[Collected data]
+ + +

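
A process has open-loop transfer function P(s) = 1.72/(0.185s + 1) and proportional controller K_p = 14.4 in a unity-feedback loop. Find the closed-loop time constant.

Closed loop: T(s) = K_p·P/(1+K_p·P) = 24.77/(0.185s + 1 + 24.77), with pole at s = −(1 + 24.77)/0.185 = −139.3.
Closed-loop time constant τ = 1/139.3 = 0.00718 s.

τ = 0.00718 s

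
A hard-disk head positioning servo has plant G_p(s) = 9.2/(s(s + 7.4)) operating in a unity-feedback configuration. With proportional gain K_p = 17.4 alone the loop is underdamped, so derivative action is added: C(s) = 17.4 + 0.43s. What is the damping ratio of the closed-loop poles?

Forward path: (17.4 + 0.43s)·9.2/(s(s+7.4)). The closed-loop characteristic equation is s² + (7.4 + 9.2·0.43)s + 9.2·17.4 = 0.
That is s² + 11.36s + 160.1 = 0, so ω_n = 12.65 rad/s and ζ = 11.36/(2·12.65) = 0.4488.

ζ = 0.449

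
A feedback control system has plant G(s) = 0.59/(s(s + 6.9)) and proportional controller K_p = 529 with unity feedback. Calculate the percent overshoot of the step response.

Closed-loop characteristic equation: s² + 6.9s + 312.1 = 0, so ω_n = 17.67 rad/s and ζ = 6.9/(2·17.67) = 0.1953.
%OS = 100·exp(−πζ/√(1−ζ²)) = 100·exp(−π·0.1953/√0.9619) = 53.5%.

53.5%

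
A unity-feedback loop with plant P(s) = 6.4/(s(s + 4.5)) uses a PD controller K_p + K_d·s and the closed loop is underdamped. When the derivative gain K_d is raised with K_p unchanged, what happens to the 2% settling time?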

+ + +

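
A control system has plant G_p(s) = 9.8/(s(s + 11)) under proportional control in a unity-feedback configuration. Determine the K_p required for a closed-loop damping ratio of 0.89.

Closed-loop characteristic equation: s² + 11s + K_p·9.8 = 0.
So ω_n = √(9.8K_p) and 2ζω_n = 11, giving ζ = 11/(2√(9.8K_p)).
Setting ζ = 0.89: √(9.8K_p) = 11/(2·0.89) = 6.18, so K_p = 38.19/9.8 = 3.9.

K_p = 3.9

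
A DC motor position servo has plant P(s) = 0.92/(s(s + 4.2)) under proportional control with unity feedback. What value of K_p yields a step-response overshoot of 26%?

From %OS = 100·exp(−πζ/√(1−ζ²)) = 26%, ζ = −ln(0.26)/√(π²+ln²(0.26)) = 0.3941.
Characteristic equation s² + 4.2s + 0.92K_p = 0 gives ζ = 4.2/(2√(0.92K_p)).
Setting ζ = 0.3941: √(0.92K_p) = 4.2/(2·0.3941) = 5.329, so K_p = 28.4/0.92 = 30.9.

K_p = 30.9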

+ + +

- **YOUR ASSIGNMENT**
What you return should be exactly the lines above, starting at the one with "A process has" and ending at the one with "A unity-feedback loop with", and nothing else.

- **WRITTEN RESPONSE**
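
A process has open-loop transfer function P(s) = 1.72/(0.185s + 1) and proportional controller K_p = 14.4 in a unity-feedback loop. Find the closed-loop time constant.

Closed loop: T(s) = K_p·P/(1+K_p·P) = 24.77/(0.185s + 1 + 24.77), with pole at s = −(1 + 24.77)/0.185 = −139.3.
Closed-loop time constant τ = 1/139.3 = 0.00718 s.

τ = 0.00718 s

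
A hard-disk head positioning servo has plant G_p(s) = 9.2/(s(s + 7.4)) operating in a unity-feedback configuration. With proportional gain K_p = 17.4 alone the loop is underdamped, so derivative action is added: C(s) = 17.4 + 0.43s. What is the damping ratio of the closed-loop poles?

Forward path: (17.4 + 0.43s)·9.2/(s(s+7.4)). The closed-loop characteristic equation is s² + (7.4 + 9.2·0.43)s + 9.2·17.4 = 0.
That is s² + 11.36s + 160.1 = 0, so ω_n = 12.65 rad/s and ζ = 11.36/(2·12.65) = 0.4488.

ζ = 0.449

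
A feedback control system has plant G(s) = 0.59/(s(s + 6.9)) and proportional controller K_p = 529 with unity feedback. Calculate the percent overshoot of the step response.

Closed-loop characteristic equation: s² + 6.9s + 312.1 = 0, so ω_n = 17.67 rad/s and ζ = 6.9/(2·17.67) = 0.1953.
%OS = 100·exp(−πζ/√(1−ζ²)) = 100·exp(−π·0.1953/√0.9619) = 53.5%.

53.5%

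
A unity-feedback loop with plant P(s) = 6.4/(s(s + 4.5)) uses a PD controller K_p + K_d·s and the closed loop is underdamped. When the derivative gain K_d is raised with K_p unchanged, what happens to the 2% settling time?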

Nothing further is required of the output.